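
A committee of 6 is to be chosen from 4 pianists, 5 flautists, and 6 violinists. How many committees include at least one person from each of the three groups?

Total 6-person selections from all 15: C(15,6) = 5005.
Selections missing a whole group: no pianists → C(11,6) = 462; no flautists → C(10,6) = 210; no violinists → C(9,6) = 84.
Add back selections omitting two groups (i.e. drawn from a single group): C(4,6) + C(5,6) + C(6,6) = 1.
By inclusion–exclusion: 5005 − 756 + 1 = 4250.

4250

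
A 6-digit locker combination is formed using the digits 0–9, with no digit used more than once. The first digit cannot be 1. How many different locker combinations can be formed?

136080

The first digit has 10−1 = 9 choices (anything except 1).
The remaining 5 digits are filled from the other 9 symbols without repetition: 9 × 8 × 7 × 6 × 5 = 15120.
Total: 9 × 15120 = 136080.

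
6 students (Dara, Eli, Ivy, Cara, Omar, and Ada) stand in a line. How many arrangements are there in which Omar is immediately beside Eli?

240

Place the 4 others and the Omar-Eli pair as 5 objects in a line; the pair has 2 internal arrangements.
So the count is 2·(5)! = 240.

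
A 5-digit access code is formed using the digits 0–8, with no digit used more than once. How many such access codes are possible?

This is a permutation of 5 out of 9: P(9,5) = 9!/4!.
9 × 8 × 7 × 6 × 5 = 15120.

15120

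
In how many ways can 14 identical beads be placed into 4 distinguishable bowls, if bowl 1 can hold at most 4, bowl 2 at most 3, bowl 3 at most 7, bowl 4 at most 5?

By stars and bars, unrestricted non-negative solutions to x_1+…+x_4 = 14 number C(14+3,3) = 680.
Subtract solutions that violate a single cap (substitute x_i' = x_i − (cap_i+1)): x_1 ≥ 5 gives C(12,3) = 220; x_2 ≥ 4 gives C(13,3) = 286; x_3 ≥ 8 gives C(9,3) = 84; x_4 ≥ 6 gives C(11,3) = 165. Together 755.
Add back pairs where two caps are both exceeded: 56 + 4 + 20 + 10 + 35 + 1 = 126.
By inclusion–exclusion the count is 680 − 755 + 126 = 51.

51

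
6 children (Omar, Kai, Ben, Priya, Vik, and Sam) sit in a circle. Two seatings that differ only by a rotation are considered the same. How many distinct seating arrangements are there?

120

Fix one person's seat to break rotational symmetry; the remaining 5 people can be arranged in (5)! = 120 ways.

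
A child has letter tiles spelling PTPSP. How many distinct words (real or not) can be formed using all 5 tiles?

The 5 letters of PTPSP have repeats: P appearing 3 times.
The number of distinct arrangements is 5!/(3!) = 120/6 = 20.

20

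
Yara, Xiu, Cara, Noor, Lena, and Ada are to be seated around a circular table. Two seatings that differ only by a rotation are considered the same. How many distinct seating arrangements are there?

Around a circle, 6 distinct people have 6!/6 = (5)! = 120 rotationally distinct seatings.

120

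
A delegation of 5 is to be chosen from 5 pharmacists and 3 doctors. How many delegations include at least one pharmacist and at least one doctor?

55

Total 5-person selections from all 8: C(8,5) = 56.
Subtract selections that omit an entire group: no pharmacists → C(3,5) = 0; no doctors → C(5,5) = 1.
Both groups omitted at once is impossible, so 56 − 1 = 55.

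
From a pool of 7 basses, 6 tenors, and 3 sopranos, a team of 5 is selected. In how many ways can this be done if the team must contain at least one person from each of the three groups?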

Task instructions -
Retype the whole listing above exactly.

The completed task -
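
A committee of 6 is to be chosen from 4 pianists, 5 flautists, and 6 violinists. How many committees include at least one person from each of the three groups?

Total 6-person selections from all 15: C(15,6) = 5005.
Selections missing a whole group: no pianists → C(11,6) = 462; no flautists → C(10,6) = 210; no violinists → C(9,6) = 84.
Add back selections omitting two groups (i.e. drawn from a single group): C(4,6) + C(5,6) + C(6,6) = 1.
By inclusion–exclusion: 5005 − 756 + 1 = 4250.

4250

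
A 6-digit locker combination is formed using the digits 0–9, with no digit used more than once. The first digit cannot be 1. How many different locker combinations can be formed?

136080

The first digit has 10−1 = 9 choices (anything except 1).
The remaining 5 digits are filled from the other 9 symbols without repetition: 9 × 8 × 7 × 6 × 5 = 15120.
Total: 9 × 15120 = 136080.

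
6 students (Dara, Eli, Ivy, Cara, Omar, and Ada) stand in a line. How many arrangements are there in which Omar is immediately beside Eli?

240

Place the 4 others and the Omar-Eli pair as 5 objects in a line; the pair has 2 internal arrangements.
So the count is 2·(5)! = 240.

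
A 5-digit access code is formed using the digits 0–8, with no digit used more than once. How many such access codes are possible?

This is a permutation of 5 out of 9: P(9,5) = 9!/4!.
9 × 8 × 7 × 6 × 5 = 15120.

15120

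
In how many ways can 14 identical beads be placed into 4 distinguishable bowls, if bowl 1 can hold at most 4, bowl 2 at most 3, bowl 3 at most 7, bowl 4 at most 5?

By stars and bars, unrestricted non-negative solutions to x_1+…+x_4 = 14 number C(14+3,3) = 680.
Subtract solutions that violate a single cap (substitute x_i' = x_i − (cap_i+1)): x_1 ≥ 5 gives C(12,3) = 220; x_2 ≥ 4 gives C(13,3) = 286; x_3 ≥ 8 gives C(9,3) = 84; x_4 ≥ 6 gives C(11,3) = 165. Together 755.
Add back pairs where two caps are both exceeded: 56 + 4 + 20 + 10 + 35 + 1 = 126.
By inclusion–exclusion the count is 680 − 755 + 126 = 51.

51

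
6 children (Omar, Kai, Ben, Priya, Vik, and Sam) sit in a circle. Two seatings that differ only by a rotation are considered the same. How many distinct seating arrangements are there?

120

Fix one person's seat to break rotational symmetry; the remaining 5 people can be arranged in (5)! = 120 ways.

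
A child has letter tiles spelling PTPSP. How many distinct words (real or not) can be formed using all 5 tiles?

The 5 letters of PTPSP have repeats: P appearing 3 times.
The number of distinct arrangements is 5!/(3!) = 120/6 = 20.

20

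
Yara, Xiu, Cara, Noor, Lena, and Ada are to be seated around a circular table. Two seatings that differ only by a rotation are considered the same. How many distinct seating arrangements are there?

Around a circle, 6 distinct people have 6!/6 = (5)! = 120 rotationally distinct seatings.

120

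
A delegation of 5 is to be chosen from 5 pharmacists and 3 doctors. How many delegations include at least one pharmacist and at least one doctor?

55

Total 5-person selections from all 8: C(8,5) = 56.
Subtract selections that omit an entire group: no pharmacists → C(3,5) = 0; no doctors → C(5,5) = 1.
Both groups omitted at once is impossible, so 56 − 1 = 55.

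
From a pool of 7 basses, 6 tenors, and 3 sopranos, a team of 5 is selected. In how many ways can this be done if the team must contain at least one person from each of the three groups?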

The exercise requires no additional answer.